Problem to solve: Every record, from the first to the last, is to be printed again exactly.

Supplied entries:
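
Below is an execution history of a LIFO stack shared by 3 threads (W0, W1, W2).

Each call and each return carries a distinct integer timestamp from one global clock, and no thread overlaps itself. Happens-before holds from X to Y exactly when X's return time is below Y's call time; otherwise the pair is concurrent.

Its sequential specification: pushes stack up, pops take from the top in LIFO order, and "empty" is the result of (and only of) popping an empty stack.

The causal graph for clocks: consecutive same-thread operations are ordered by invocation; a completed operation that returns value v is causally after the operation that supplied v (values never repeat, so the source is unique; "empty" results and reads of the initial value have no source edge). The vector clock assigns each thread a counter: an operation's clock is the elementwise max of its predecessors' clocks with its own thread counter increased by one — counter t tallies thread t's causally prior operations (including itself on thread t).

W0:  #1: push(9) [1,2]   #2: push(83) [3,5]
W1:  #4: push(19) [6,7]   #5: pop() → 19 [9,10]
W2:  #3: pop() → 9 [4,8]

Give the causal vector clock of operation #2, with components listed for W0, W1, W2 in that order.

no predecessors for #4 (invoked 6): W1 increments from zero → (0, 1, 0)
no predecessors for #1 (invoked 1): W0 increments from zero → (1, 0, 0)
#5 (invocation 9): componentwise max over VC(#4)=(0, 1, 0), +1 at W1, giving (0, 2, 0)
#3 (invocation 4): componentwise max over VC(#1)=(1, 0, 0), +1 at W2, giving (1, 0, 1)
#2 (invocation 3): componentwise max over VC(#1)=(1, 0, 0), +1 at W0, giving (2, 0, 0)
target: VC(#2) = (2, 0, 0)

(2, 0, 0)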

Response to the task:
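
Below is an execution history of a LIFO stack shared by 3 threads (W0, W1, W2).

Each call and each return carries a distinct integer timestamp from one global clock, and no thread overlaps itself. Happens-before holds from X to Y exactly when X's return time is below Y's call time; otherwise the pair is concurrent.

Its sequential specification: pushes stack up, pops take from the top in LIFO order, and "empty" is the result of (and only of) popping an empty stack.

The causal graph for clocks: consecutive same-thread operations are ordered by invocation; a completed operation that returns value v is causally after the operation that supplied v (values never repeat, so the source is unique; "empty" results and reads of the initial value have no source edge). The vector clock assigns each thread a counter: an operation's clock is the elementwise max of its predecessors' clocks with its own thread counter increased by one — counter t tallies thread t's causally prior operations (including itself on thread t).

W0:  #1: push(9) [1,2]   #2: push(83) [3,5]
W1:  #4: push(19) [6,7]   #5: pop() → 19 [9,10]
W2:  #3: pop() → 9 [4,8]

Give the causal vector clock of operation #2, with components listed for W0, W1, W2 in that order.

no predecessors for #4 (invoked 6): W1 increments from zero → (0, 1, 0)
no predecessors for #1 (invoked 1): W0 increments from zero → (1, 0, 0)
#5 (invocation 9): componentwise max over VC(#4)=(0, 1, 0), +1 at W1, giving (0, 2, 0)
#3 (invocation 4): componentwise max over VC(#1)=(1, 0, 0), +1 at W2, giving (1, 0, 1)
#2 (invocation 3): componentwise max over VC(#1)=(1, 0, 0), +1 at W0, giving (2, 0, 0)
target: VC(#2) = (2, 0, 0)

(2, 0, 0)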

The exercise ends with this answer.